Problem to solve: When the line containing "11. signal(T4)" is found in the data below, copy it and each line after it through the line containing "18. wait(T5)", exactly and with no others.
── Task data
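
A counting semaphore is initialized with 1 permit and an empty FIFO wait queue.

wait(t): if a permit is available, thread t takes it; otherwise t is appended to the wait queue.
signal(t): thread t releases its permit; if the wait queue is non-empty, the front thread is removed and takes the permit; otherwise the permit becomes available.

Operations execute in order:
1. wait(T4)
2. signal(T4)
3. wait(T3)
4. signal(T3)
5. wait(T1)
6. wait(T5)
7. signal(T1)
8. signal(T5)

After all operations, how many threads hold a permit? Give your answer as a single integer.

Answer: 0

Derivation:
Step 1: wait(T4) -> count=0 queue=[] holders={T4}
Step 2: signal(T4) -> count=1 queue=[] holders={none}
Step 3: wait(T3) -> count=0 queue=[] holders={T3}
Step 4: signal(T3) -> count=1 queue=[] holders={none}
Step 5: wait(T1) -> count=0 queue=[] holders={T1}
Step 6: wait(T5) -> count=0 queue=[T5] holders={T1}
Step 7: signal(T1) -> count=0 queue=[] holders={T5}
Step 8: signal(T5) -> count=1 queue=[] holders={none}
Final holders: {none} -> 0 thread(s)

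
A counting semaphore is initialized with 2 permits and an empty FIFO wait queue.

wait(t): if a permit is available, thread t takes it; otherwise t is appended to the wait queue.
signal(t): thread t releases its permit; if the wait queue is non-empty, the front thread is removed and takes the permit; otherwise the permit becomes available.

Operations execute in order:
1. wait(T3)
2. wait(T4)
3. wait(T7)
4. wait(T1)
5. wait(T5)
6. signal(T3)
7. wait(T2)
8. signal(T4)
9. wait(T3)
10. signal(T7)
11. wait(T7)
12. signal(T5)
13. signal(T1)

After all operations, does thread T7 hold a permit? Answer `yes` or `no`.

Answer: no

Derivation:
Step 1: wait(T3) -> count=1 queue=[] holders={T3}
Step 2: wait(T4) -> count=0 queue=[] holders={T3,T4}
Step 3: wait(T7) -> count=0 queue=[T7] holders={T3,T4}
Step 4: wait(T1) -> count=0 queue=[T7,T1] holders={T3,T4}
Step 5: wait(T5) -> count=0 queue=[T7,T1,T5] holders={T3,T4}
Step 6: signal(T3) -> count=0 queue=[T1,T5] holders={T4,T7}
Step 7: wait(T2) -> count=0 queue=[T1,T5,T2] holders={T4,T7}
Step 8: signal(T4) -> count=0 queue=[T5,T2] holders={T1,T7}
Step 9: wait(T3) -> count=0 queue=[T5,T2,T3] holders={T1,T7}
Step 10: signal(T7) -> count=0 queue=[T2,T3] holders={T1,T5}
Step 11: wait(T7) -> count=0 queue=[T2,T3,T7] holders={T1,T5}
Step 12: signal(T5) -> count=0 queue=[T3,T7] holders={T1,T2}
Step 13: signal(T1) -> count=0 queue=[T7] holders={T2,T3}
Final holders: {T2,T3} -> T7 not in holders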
────
── Task data
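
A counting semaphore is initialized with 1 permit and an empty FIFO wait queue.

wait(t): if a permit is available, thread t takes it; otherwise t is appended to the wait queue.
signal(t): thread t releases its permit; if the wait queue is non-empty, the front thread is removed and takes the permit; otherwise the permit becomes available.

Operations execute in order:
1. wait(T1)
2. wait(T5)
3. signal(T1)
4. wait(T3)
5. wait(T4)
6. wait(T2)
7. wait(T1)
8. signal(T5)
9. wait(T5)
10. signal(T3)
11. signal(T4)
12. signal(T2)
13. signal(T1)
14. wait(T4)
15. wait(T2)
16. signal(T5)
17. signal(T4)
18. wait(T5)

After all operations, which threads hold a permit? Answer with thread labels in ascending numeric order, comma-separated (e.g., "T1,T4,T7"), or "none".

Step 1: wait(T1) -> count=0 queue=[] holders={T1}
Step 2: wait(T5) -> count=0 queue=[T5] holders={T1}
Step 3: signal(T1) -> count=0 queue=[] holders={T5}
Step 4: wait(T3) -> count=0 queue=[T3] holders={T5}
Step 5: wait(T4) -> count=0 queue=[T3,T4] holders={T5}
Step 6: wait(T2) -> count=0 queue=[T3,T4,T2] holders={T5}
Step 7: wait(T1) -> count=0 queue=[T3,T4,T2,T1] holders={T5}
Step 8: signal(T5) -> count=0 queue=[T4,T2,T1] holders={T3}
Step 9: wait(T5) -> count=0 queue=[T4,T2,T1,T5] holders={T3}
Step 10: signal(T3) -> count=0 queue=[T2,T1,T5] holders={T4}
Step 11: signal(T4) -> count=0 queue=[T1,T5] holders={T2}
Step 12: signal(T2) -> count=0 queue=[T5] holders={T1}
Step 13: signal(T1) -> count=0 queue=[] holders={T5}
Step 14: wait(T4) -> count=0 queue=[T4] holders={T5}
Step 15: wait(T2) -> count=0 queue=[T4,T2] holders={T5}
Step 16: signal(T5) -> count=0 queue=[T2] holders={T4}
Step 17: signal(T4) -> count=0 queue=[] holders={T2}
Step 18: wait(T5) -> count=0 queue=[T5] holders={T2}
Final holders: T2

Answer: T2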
────
Reply to the exercise:
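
11. signal(T4)
12. signal(T2)
13. signal(T1)
14. wait(T4)
15. wait(T2)
16. signal(T5)
17. signal(T4)
18. wait(T5)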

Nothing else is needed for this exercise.